Description of the task »
Reproduce each line of the entries that carries "Determine".

Exercise inputs »
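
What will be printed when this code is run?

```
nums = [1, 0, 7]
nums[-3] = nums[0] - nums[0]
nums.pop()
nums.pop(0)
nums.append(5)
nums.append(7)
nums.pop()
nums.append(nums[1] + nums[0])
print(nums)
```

[0, 5, 5]

nums[-3] = nums[0]-nums[0] = 1-1 = 0 → [0, 0, 7]
pop() removes 7 → [0, 0]
pop(0) removes 0 → [0]
append 5 → [0, 5]
append 7 → [0, 5, 7]
pop() removes 7 → [0, 5]
append nums[1]+nums[0] = 5+0 = 5 → [0, 5, 5]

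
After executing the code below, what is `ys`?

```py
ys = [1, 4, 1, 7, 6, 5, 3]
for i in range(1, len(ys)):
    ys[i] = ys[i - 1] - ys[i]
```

i=1: ys[1] = 1-4 = -3 → [1, -3, 1, 7, 6, 5, 3]
i=2: ys[2] = (-3)-1 = -4 → [1, -3, -4, 7, 6, 5, 3]
i=3: ys[3] = (-4)-7 = -11 → [1, -3, -4, -11, 6, 5, 3]
i=4: ys[4] = (-11)-6 = -17 → [1, -3, -4, -11, -17, 5, 3]
i=5: ys[5] = (-17)-5 = -22 → [1, -3, -4, -11, -17, -22, 3]
i=6: ys[6] = (-22)-3 = -25 → [1, -3, -4, -11, -17, -22, -25]

[1, -3, -4, -11, -17, -22, -25]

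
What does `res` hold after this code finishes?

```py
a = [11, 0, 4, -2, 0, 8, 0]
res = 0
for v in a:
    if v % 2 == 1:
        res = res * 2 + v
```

v=11: odd, res = 0*2+11 = 11
v=0: not odd
v=4: not odd
v=-2: not odd
v=0: not odd
v=8: not odd
v=0: not odd

11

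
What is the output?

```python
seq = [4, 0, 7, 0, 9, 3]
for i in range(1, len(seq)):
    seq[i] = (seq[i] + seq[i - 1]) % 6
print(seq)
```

[4, 4, 5, 5, 2, 5]

i=1: seq[1] = (0+4)%6 = 4 → [4, 4, 7, 0, 9, 3]
i=2: seq[2] = (7+4)%6 = 5 → [4, 4, 5, 0, 9, 3]
i=3: seq[3] = (0+5)%6 = 5 → [4, 4, 5, 5, 9, 3]
i=4: seq[4] = (9+5)%6 = 2 → [4, 4, 5, 5, 2, 3]
i=5: seq[5] = (3+2)%6 = 5 → [4, 4, 5, 5, 2, 5]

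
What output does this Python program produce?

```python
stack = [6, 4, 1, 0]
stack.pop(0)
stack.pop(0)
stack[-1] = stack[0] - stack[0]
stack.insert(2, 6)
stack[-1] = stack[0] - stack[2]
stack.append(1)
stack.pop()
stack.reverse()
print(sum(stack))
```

pop(0) removes 6 → [4, 1, 0]
pop(0) removes 4 → [1, 0]
stack[-1] = stack[0]-stack[0] = 1-1 = 0 → [1, 0]
insert 6 at 2 → [1, 0, 6]
stack[-1] = stack[0]-stack[2] = 1-6 = -5 → [1, 0, -5]
append 1 → [1, 0, -5, 1]
pop() removes 1 → [1, 0, -5]
reverse → [-5, 0, 1]
sum = -4

-4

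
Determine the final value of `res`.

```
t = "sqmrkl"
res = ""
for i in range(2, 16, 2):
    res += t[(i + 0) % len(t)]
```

'mksmksm'

i=2: add t[2]='m' → 'm'
i=4: add t[4]='k' → 'mk'
i=6: add t[0]='s' → 'mks'
i=8: add t[2]='m' → 'mksm'
i=10: add t[4]='k' → 'mksmk'
i=12: add t[0]='s' → 'mksmks'
i=14: add t[2]='m' → 'mksmksm'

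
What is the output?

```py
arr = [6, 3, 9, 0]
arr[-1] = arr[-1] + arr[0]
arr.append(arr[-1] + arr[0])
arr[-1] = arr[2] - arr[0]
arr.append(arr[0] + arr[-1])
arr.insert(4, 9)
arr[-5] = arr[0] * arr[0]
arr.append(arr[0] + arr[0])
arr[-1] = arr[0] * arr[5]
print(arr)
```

arr[-1] = arr[-1]+arr[0] = 0+6 = 6 → [6, 3, 9, 6]
append arr[-1]+arr[0] = 6+6 = 12 → [6, 3, 9, 6, 12]
arr[-1] = arr[2]-arr[0] = 9-6 = 3 → [6, 3, 9, 6, 3]
append arr[0]+arr[-1] = 6+3 = 9 → [6, 3, 9, 6, 3, 9]
insert 9 at 4 → [6, 3, 9, 6, 9, 3, 9]
arr[-5] = arr[0]*arr[0] = 6*6 = 36 → [6, 3, 36, 6, 9, 3, 9]
append arr[0]+arr[0] = 6+6 = 12 → [6, 3, 36, 6, 9, 3, 9, 12]
arr[-1] = arr[0]*arr[5] = 6*3 = 18 → [6, 3, 36, 6, 9, 3, 9, 18]

[6, 3, 36, 6, 9, 3, 9, 18]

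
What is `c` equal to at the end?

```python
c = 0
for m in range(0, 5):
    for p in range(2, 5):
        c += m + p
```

m=0,p=2: c = 0+2 = 2
m=0,p=3: c = 2+3 = 5
m=0,p=4: c = 5+4 = 9
m=1,p=2: c = 9+3 = 12
m=1,p=3: c = 12+4 = 16
m=1,p=4: c = 16+5 = 21
m=2,p=2: c = 21+4 = 25
m=2,p=3: c = 25+5 = 30
m=2,p=4: c = 30+6 = 36
m=3,p=2: c = 36+5 = 41
m=3,p=3: c = 41+6 = 47
m=3,p=4: c = 47+7 = 54
m=4,p=2: c = 54+6 = 60
m=4,p=3: c = 60+7 = 67
m=4,p=4: c = 67+8 = 75

75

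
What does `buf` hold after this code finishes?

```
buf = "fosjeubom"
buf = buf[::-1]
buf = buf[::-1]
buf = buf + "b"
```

'fosjeubomb'

reverse → 'mobuejsof'
reverse → 'fosjeubom'
+ 'b' → 'fosjeubomb'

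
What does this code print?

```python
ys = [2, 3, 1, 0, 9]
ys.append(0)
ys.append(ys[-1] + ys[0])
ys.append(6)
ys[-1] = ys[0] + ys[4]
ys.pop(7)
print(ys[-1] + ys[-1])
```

4

append 0 → [2, 3, 1, 0, 9, 0]
append ys[-1]+ys[0] = 0+2 = 2 → [2, 3, 1, 0, 9, 0, 2]
append 6 → [2, 3, 1, 0, 9, 0, 2, 6]
ys[-1] = ys[0]+ys[4] = 2+9 = 11 → [2, 3, 1, 0, 9, 0, 2, 11]
pop(7) removes 11 → [2, 3, 1, 0, 9, 0, 2]
ys[-1]+ys[-1] = 2+2 = 4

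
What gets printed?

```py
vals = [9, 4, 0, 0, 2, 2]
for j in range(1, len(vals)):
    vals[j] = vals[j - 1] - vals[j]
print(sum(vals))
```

j=1: vals[1] = 9-4 = 5 → [9, 5, 0, 0, 2, 2]
j=2: vals[2] = 5-0 = 5 → [9, 5, 5, 0, 2, 2]
j=3: vals[3] = 5-0 = 5 → [9, 5, 5, 5, 2, 2]
j=4: vals[4] = 5-2 = 3 → [9, 5, 5, 5, 3, 2]
j=5: vals[5] = 3-2 = 1 → [9, 5, 5, 5, 3, 1]
sum = 28

28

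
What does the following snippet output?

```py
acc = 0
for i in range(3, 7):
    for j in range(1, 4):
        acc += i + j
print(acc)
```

78

i=3,j=1: acc = 0+4 = 4
i=3,j=2: acc = 4+5 = 9
i=3,j=3: acc = 9+6 = 15
i=4,j=1: acc = 15+5 = 20
i=4,j=2: acc = 20+6 = 26
i=4,j=3: acc = 26+7 = 33
i=5,j=1: acc = 33+6 = 39
i=5,j=2: acc = 39+7 = 46
i=5,j=3: acc = 46+8 = 54
i=6,j=1: acc = 54+7 = 61
i=6,j=2: acc = 61+8 = 69
i=6,j=3: acc = 69+9 = 78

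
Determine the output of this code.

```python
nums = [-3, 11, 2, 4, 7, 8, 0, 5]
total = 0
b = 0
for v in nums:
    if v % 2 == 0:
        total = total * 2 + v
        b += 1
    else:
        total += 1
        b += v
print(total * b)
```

v=-3: not even, total = 0+1 = 1; b=-3
v=11: not even, total = 1+1 = 2; b=8
v=2: even, total = 2*2+2 = 6; b=9
v=4: even, total = 6*2+4 = 16; b=10
v=7: not even, total = 16+1 = 17; b=17
v=8: even, total = 17*2+8 = 42; b=18
v=0: even, total = 42*2+0 = 84; b=19
v=5: not even, total = 84+1 = 85; b=24
total*b = 85*24 = 2040

2040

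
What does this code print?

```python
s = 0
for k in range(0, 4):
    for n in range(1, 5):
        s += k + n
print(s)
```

64

k=0,n=1: s = 0+1 = 1
k=0,n=2: s = 1+2 = 3
k=0,n=3: s = 3+3 = 6
k=0,n=4: s = 6+4 = 10
k=1,n=1: s = 10+2 = 12
k=1,n=2: s = 12+3 = 15
k=1,n=3: s = 15+4 = 19
k=1,n=4: s = 19+5 = 24
k=2,n=1: s = 24+3 = 27
k=2,n=2: s = 27+4 = 31
k=2,n=3: s = 31+5 = 36
k=2,n=4: s = 36+6 = 42
k=3,n=1: s = 42+4 = 46
k=3,n=2: s = 46+5 = 51
k=3,n=3: s = 51+6 = 57
k=3,n=4: s = 57+7 = 64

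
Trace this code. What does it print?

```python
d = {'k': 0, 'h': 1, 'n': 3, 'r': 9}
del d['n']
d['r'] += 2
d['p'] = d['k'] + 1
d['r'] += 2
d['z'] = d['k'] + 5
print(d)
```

del 'n' → {'k': 0, 'h': 1, 'r': 9}
d['r'] = 9+2 = 11 → {'k': 0, 'h': 1, 'r': 11}
d['p'] = d['k']+1 = 1 → {'k': 0, 'h': 1, 'r': 11, 'p': 1}
d['r'] = 11+2 = 13 → {'k': 0, 'h': 1, 'r': 13, 'p': 1}
d['z'] = d['k']+5 = 5 → {'k': 0, 'h': 1, 'r': 13, 'p': 1, 'z': 5}

{'k': 0, 'h': 1, 'r': 13, 'p': 1, 'z': 5}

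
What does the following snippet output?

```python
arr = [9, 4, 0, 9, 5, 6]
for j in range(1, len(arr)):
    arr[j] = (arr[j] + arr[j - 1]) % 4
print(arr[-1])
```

j=1: arr[1] = (4+9)%4 = 1 → [9, 1, 0, 9, 5, 6]
j=2: arr[2] = (0+1)%4 = 1 → [9, 1, 1, 9, 5, 6]
j=3: arr[3] = (9+1)%4 = 2 → [9, 1, 1, 2, 5, 6]
j=4: arr[4] = (5+2)%4 = 3 → [9, 1, 1, 2, 3, 6]
j=5: arr[5] = (6+3)%4 = 1 → [9, 1, 1, 2, 3, 1]

1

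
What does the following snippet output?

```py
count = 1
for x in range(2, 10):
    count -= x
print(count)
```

-43

x=2: count = 1-2 = -1
x=3: count = (-1)-3 = -4
x=4: count = (-4)-4 = -8
x=5: count = (-8)-5 = -13
x=6: count = (-13)-6 = -19
x=7: count = (-19)-7 = -26
x=8: count = (-26)-8 = -34
x=9: count = (-34)-9 = -43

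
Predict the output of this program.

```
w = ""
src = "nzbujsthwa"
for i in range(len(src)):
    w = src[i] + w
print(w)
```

i=0: prepend 'n' → 'n'
i=1: prepend 'z' → 'zn'
i=2: prepend 'b' → 'bzn'
i=3: prepend 'u' → 'ubzn'
i=4: prepend 'j' → 'jubzn'
i=5: prepend 's' → 'sjubzn'
i=6: prepend 't' → 'tsjubzn'
i=7: prepend 'h' → 'htsjubzn'
i=8: prepend 'w' → 'whtsjubzn'
i=9: prepend 'a' → 'awhtsjubzn'

awhtsjubzn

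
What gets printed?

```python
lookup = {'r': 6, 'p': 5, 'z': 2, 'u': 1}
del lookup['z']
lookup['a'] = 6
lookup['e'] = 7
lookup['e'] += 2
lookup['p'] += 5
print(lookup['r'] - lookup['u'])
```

5

del 'z' → {'r': 6, 'p': 5, 'u': 1}
lookup['a'] = 6 → {'r': 6, 'p': 5, 'u': 1, 'a': 6}
lookup['e'] = 7 → {'r': 6, 'p': 5, 'u': 1, 'a': 6, 'e': 7}
lookup['e'] = 7+2 = 9 → {'r': 6, 'p': 5, 'u': 1, 'a': 6, 'e': 9}
lookup['p'] = 5+5 = 10 → {'r': 6, 'p': 10, 'u': 1, 'a': 6, 'e': 9}
lookup['r']-lookup['u'] = 6-1 = 5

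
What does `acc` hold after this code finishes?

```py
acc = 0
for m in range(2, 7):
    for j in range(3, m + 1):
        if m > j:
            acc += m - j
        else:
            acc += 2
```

m=3,j=3: not 3>3, acc = 0+2 = 2
m=4,j=3: 4>3, acc = 2+1 = 3
m=4,j=4: not 4>4, acc = 3+2 = 5
m=5,j=3: 5>3, acc = 5+2 = 7
m=5,j=4: 5>4, acc = 7+1 = 8
m=5,j=5: not 5>5, acc = 8+2 = 10
m=6,j=3: 6>3, acc = 10+3 = 13
m=6,j=4: 6>4, acc = 13+2 = 15
m=6,j=5: 6>5, acc = 15+1 = 16
m=6,j=6: not 6>6, acc = 16+2 = 18

18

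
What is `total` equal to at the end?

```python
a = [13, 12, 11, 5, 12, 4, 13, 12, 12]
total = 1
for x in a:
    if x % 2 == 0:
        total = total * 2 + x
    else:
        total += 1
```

440

x=13: not even, total = 1+1 = 2
x=12: even, total = 2*2+12 = 16
x=11: not even, total = 16+1 = 17
x=5: not even, total = 17+1 = 18
x=12: even, total = 18*2+12 = 48
x=4: even, total = 48*2+4 = 100
x=13: not even, total = 100+1 = 101
x=12: even, total = 101*2+12 = 214
x=12: even, total = 214*2+12 = 440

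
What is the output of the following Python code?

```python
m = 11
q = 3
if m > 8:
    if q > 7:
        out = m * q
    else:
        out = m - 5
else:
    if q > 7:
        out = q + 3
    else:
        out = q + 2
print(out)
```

6

m=11, q=3
m > 8 is True; q > 7 is False
→ out = m - 5 = 6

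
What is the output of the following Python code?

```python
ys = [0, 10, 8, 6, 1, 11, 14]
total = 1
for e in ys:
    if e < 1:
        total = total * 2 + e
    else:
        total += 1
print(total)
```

e=0: <1, total = 1*2+0 = 2
e=10: not <1, total = 2+1 = 3
e=8: not <1, total = 3+1 = 4
e=6: not <1, total = 4+1 = 5
e=1: not <1, total = 5+1 = 6
e=11: not <1, total = 6+1 = 7
e=14: not <1, total = 7+1 = 8

8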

Output below »
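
Determine the final value of `res`.
Determine the output of this code.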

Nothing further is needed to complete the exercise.